**Work request:**
All of the entries are to be printed exactly as they appear.

(Records from a data collection)
##########

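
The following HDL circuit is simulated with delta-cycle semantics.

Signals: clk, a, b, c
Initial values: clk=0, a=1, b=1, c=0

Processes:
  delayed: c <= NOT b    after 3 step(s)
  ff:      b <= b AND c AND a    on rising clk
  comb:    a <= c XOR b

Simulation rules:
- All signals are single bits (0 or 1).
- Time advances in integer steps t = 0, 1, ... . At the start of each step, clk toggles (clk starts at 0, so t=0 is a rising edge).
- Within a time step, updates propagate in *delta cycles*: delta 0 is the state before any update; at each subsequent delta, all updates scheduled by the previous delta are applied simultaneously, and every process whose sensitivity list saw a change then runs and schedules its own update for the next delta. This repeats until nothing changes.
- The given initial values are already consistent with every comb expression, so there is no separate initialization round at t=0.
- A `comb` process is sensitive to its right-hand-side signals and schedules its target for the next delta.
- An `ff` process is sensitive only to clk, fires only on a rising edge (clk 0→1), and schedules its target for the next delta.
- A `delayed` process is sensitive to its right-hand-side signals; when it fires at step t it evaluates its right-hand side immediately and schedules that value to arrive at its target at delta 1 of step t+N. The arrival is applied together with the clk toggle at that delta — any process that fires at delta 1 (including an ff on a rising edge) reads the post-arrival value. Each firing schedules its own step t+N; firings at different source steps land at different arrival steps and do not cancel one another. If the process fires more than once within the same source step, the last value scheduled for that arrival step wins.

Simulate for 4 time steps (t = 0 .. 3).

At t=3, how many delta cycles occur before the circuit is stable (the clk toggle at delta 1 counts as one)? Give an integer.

t=0 Δ0: clk=0 c=0 a=1 b=1
  Δ1: clk:0→1
  Δ2: b:1→0
  Δ3: a:1→0
  (3Δ to stable)
t=1 Δ0: clk=1 c=0 a=0 b=0
  Δ1: clk:1→0
  (1Δ to stable)
t=2 Δ0: clk=0 c=0 a=0 b=0
  Δ1: clk:0→1
  (1Δ to stable)
t=3 Δ0: clk=1 c=0 a=0 b=0
  Δ1: clk:1→0, c:0→1
  Δ2: a:0→1
  (2Δ to stable)

2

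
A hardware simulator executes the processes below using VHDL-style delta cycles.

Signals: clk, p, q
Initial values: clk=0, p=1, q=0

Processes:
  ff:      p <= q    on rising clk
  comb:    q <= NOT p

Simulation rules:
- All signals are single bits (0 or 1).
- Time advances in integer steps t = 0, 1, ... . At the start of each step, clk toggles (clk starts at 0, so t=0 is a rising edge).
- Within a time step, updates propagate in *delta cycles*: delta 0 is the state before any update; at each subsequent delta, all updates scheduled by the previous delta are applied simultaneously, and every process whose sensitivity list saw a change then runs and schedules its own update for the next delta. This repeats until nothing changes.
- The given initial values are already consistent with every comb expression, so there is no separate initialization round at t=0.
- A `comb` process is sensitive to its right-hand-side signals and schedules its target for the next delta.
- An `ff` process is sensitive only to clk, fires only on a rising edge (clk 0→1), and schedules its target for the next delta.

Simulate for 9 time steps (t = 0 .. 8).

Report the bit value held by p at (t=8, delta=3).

0

t=0 Δ0: p=1 q=0 clk=0
  Δ1: clk:0→1
  Δ2: p:1→0
  Δ3: q:0→1
  (3Δ to stable)
t=1 Δ0: p=0 q=1 clk=1
  Δ1: clk:1→0
  (1Δ to stable)
t=2 Δ0: p=0 q=1 clk=0
  Δ1: clk:0→1
  Δ2: p:0→1
  Δ3: q:1→0
  (3Δ to stable)
t=3 Δ0: p=1 q=0 clk=1
  Δ1: clk:1→0
  (1Δ to stable)
t=4 Δ0: p=1 q=0 clk=0
  Δ1: clk:0→1
  Δ2: p:1→0
  Δ3: q:0→1
  (3Δ to stable)
t=5 Δ0: p=0 q=1 clk=1
  Δ1: clk:1→0
  (1Δ to stable)
t=6 Δ0: p=0 q=1 clk=0
  Δ1: clk:0→1
  Δ2: p:0→1
  Δ3: q:1→0
  (3Δ to stable)
t=7 Δ0: p=1 q=0 clk=1
  Δ1: clk:1→0
  (1Δ to stable)
t=8 Δ0: p=1 q=0 clk=0
  Δ1: clk:0→1
  Δ2: p:1→0
  Δ3: q:0→1
  (3Δ to stable)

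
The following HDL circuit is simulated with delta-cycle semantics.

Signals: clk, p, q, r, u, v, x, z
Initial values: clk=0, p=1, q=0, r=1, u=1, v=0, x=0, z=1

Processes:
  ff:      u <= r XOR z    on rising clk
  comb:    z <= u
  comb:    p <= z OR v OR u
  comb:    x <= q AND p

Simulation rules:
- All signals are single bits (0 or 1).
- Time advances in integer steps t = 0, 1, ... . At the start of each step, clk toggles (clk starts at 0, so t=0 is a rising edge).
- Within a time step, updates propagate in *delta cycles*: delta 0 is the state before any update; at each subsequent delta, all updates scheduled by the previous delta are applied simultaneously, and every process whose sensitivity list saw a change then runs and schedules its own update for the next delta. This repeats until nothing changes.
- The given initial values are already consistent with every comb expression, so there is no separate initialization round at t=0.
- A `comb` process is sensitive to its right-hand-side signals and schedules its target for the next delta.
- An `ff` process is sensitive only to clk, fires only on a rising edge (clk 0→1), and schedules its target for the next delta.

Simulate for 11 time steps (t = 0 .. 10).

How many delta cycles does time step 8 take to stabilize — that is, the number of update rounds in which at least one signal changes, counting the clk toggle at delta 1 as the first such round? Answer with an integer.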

##########

**Output below:**
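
The following HDL circuit is simulated with delta-cycle semantics.

Signals: clk, a, b, c
Initial values: clk=0, a=1, b=1, c=0

Processes:
  delayed: c <= NOT b    after 3 step(s)
  ff:      b <= b AND c AND a    on rising clk
  comb:    a <= c XOR b

Simulation rules:
- All signals are single bits (0 or 1).
- Time advances in integer steps t = 0, 1, ... . At the start of each step, clk toggles (clk starts at 0, so t=0 is a rising edge).
- Within a time step, updates propagate in *delta cycles*: delta 0 is the state before any update; at each subsequent delta, all updates scheduled by the previous delta are applied simultaneously, and every process whose sensitivity list saw a change then runs and schedules its own update for the next delta. This repeats until nothing changes.
- The given initial values are already consistent with every comb expression, so there is no separate initialization round at t=0.
- A `comb` process is sensitive to its right-hand-side signals and schedules its target for the next delta.
- An `ff` process is sensitive only to clk, fires only on a rising edge (clk 0→1), and schedules its target for the next delta.
- A `delayed` process is sensitive to its right-hand-side signals; when it fires at step t it evaluates its right-hand side immediately and schedules that value to arrive at its target at delta 1 of step t+N. The arrival is applied together with the clk toggle at that delta — any process that fires at delta 1 (including an ff on a rising edge) reads the post-arrival value. Each firing schedules its own step t+N; firings at different source steps land at different arrival steps and do not cancel one another. If the process fires more than once within the same source step, the last value scheduled for that arrival step wins.

Simulate for 4 time steps (t = 0 .. 3).

At t=3, how many delta cycles occur before the circuit is stable (the clk toggle at delta 1 counts as one)? Give an integer.

t=0 Δ0: clk=0 c=0 a=1 b=1
  Δ1: clk:0→1
  Δ2: b:1→0
  Δ3: a:1→0
  (3Δ to stable)
t=1 Δ0: clk=1 c=0 a=0 b=0
  Δ1: clk:1→0
  (1Δ to stable)
t=2 Δ0: clk=0 c=0 a=0 b=0
  Δ1: clk:0→1
  (1Δ to stable)
t=3 Δ0: clk=1 c=0 a=0 b=0
  Δ1: clk:1→0, c:0→1
  Δ2: a:0→1
  (2Δ to stable)

2

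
A hardware simulator executes the processes below using VHDL-style delta cycles.

Signals: clk, p, q
Initial values: clk=0, p=1, q=0

Processes:
  ff:      p <= q    on rising clk
  comb:    q <= NOT p

Simulation rules:
- All signals are single bits (0 or 1).
- Time advances in integer steps t = 0, 1, ... . At the start of each step, clk toggles (clk starts at 0, so t=0 is a rising edge).
- Within a time step, updates propagate in *delta cycles*: delta 0 is the state before any update; at each subsequent delta, all updates scheduled by the previous delta are applied simultaneously, and every process whose sensitivity list saw a change then runs and schedules its own update for the next delta. This repeats until nothing changes.
- The given initial values are already consistent with every comb expression, so there is no separate initialization round at t=0.
- A `comb` process is sensitive to its right-hand-side signals and schedules its target for the next delta.
- An `ff` process is sensitive only to clk, fires only on a rising edge (clk 0→1), and schedules its target for the next delta.

Simulate for 9 time steps (t = 0 .. 8).

Report the bit value held by p at (t=8, delta=3).

0

t=0 Δ0: p=1 q=0 clk=0
  Δ1: clk:0→1
  Δ2: p:1→0
  Δ3: q:0→1
  (3Δ to stable)
t=1 Δ0: p=0 q=1 clk=1
  Δ1: clk:1→0
  (1Δ to stable)
t=2 Δ0: p=0 q=1 clk=0
  Δ1: clk:0→1
  Δ2: p:0→1
  Δ3: q:1→0
  (3Δ to stable)
t=3 Δ0: p=1 q=0 clk=1
  Δ1: clk:1→0
  (1Δ to stable)
t=4 Δ0: p=1 q=0 clk=0
  Δ1: clk:0→1
  Δ2: p:1→0
  Δ3: q:0→1
  (3Δ to stable)
t=5 Δ0: p=0 q=1 clk=1
  Δ1: clk:1→0
  (1Δ to stable)
t=6 Δ0: p=0 q=1 clk=0
  Δ1: clk:0→1
  Δ2: p:0→1
  Δ3: q:1→0
  (3Δ to stable)
t=7 Δ0: p=1 q=0 clk=1
  Δ1: clk:1→0
  (1Δ to stable)
t=8 Δ0: p=1 q=0 clk=0
  Δ1: clk:0→1
  Δ2: p:1→0
  Δ3: q:0→1
  (3Δ to stable)

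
The following HDL circuit is simulated with delta-cycle semantics.

Signals: clk, p, q, r, u, v, x, z
Initial values: clk=0, p=1, q=0, r=1, u=1, v=0, x=0, z=1

Processes:
  ff:      u <= r XOR z    on rising clk
  comb:    z <= u
  comb:    p <= z OR v OR u
  comb:    x <= q AND p

Simulation rules:
- All signals are single bits (0 or 1).
- Time advances in integer steps t = 0, 1, ... . At the start of each step, clk toggles (clk starts at 0, so t=0 is a rising edge).
- Within a time step, updates propagate in *delta cycles*: delta 0 is the state before any update; at each subsequent delta, all updates scheduled by the previous delta are applied simultaneously, and every process whose sensitivity list saw a change then runs and schedules its own update for the next delta. This repeats until nothing changes.
- The given initial values are already consistent with every comb expression, so there is no separate initialization round at t=0.
- A `comb` process is sensitive to its right-hand-side signals and schedules its target for the next delta.
- An `ff` process is sensitive only to clk, fires only on a rising edge (clk 0→1), and schedules its target for the next delta.

Simulate for 11 time steps (t = 0 .. 10).

How many delta cycles does time step 8 take to stabilize — that is, the number of update rounds in which at least one signal changes, counting the clk toggle at delta 1 as the first such round? Answer with an integer.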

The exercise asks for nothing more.